Dataset records
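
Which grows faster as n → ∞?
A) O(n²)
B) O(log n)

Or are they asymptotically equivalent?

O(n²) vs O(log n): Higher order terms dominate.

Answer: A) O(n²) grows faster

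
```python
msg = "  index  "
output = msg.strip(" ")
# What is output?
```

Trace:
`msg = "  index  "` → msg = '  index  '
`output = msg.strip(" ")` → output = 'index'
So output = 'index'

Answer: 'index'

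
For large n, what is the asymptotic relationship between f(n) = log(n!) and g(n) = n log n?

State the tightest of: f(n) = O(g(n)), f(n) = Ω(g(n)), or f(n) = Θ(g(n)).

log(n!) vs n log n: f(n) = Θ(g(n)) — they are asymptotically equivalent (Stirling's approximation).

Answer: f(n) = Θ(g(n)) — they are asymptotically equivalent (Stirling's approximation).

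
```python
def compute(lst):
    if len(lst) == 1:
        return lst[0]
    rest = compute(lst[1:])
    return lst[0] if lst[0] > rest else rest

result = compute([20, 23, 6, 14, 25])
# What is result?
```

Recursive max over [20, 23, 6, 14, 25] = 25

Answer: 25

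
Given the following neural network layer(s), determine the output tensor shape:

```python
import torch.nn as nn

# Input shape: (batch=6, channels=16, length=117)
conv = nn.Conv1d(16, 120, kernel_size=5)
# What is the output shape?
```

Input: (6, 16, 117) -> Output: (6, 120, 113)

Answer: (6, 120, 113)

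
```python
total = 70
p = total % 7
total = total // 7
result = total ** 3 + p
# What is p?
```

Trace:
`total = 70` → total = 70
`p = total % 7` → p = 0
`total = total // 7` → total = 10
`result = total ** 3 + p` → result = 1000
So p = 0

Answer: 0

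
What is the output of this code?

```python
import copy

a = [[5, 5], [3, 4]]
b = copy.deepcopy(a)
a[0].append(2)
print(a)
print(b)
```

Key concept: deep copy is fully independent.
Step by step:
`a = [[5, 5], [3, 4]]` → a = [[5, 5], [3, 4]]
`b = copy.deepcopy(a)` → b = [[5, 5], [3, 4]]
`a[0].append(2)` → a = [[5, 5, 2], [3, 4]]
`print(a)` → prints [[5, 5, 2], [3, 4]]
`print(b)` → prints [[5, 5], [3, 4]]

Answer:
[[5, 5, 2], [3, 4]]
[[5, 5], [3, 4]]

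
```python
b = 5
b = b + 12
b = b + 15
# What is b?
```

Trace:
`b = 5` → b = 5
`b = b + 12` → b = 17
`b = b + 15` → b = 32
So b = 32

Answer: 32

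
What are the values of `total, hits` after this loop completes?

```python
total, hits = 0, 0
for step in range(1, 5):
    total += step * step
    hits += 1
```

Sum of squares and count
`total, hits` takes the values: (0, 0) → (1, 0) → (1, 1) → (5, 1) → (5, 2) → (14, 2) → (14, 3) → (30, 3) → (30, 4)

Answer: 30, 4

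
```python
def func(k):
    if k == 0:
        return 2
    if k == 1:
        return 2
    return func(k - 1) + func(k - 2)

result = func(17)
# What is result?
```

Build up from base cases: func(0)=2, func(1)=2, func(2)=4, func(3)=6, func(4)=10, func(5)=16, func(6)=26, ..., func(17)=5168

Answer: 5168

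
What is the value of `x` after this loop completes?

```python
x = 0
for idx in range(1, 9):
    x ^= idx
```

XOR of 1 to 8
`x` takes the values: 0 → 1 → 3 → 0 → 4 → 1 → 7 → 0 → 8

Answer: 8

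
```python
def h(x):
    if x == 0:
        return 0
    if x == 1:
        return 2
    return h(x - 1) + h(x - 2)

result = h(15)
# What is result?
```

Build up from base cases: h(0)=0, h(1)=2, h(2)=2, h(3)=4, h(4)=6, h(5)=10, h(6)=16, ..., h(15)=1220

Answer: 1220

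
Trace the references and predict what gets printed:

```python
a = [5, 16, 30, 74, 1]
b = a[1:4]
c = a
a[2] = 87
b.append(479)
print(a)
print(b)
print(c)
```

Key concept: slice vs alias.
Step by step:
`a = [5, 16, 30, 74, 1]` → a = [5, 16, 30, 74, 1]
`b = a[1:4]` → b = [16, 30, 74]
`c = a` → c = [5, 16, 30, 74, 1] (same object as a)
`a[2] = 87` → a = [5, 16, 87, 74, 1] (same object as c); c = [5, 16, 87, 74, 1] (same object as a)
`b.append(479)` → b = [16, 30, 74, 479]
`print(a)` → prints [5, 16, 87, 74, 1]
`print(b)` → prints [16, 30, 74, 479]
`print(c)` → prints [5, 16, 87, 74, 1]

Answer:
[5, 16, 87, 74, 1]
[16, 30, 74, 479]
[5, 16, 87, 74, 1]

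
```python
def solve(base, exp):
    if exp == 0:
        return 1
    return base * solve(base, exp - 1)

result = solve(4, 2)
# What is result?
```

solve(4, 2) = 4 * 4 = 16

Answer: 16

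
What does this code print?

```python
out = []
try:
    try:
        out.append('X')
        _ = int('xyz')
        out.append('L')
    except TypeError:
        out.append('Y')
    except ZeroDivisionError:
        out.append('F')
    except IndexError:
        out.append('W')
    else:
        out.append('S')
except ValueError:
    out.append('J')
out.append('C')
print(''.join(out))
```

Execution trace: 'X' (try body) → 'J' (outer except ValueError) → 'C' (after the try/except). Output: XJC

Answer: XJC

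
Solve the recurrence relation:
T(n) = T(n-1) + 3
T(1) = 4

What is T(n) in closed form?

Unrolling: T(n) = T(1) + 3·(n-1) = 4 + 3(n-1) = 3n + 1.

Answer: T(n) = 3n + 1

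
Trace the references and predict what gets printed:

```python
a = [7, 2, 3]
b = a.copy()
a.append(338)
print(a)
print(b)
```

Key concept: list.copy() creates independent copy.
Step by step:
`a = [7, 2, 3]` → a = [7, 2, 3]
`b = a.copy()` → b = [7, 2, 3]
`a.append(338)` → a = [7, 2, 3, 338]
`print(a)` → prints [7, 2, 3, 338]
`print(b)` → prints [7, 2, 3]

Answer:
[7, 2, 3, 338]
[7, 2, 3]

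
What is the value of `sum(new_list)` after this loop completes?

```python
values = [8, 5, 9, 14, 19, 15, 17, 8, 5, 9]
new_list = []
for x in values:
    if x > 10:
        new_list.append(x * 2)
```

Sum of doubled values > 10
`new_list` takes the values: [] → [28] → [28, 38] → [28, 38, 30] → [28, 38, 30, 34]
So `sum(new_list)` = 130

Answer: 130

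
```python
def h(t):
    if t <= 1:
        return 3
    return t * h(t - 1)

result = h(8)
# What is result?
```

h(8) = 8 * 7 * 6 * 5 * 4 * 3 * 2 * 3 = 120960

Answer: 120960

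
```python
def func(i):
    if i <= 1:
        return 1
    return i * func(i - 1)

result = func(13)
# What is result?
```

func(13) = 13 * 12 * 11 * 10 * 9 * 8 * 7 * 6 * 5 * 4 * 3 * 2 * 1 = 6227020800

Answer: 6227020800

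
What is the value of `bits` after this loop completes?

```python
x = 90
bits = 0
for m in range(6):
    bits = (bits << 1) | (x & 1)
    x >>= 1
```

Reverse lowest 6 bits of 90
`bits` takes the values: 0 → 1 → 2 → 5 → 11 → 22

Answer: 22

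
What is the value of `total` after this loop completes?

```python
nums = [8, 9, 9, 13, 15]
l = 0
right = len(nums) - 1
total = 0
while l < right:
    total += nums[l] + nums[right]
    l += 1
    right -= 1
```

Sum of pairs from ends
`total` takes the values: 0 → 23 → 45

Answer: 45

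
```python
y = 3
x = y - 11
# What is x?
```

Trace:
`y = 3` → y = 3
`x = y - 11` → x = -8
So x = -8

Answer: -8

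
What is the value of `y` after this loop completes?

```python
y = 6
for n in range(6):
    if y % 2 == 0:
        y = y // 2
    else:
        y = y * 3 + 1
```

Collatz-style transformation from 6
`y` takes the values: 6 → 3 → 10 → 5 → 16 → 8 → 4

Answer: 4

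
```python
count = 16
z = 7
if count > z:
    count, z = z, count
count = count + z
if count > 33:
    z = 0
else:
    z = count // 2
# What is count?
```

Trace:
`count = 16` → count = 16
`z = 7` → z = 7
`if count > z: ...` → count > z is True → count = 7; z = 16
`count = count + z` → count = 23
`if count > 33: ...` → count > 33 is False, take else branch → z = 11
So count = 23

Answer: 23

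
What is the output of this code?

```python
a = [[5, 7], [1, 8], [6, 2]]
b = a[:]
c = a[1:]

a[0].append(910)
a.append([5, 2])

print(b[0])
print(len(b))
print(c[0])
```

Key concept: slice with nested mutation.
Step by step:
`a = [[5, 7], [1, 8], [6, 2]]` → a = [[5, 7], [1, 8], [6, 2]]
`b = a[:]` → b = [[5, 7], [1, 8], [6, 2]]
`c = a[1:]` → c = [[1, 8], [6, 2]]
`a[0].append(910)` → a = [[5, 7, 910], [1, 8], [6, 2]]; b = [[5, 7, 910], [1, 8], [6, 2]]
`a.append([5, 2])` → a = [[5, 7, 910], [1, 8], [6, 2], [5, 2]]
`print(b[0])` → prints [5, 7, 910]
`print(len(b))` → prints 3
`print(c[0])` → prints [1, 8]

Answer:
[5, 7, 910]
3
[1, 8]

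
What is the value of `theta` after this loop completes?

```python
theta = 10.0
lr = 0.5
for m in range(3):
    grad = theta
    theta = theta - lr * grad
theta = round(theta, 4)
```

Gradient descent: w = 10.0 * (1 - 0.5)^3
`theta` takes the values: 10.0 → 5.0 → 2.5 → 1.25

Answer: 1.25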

**AIM OF THE EXERCISE**
In the lines above, spot each one that contains the word "rest" and copy it.

**RESULT OF THE EXERCISE**
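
    rest = compute(lst[1:])
    return lst[0] if lst[0] > rest else rest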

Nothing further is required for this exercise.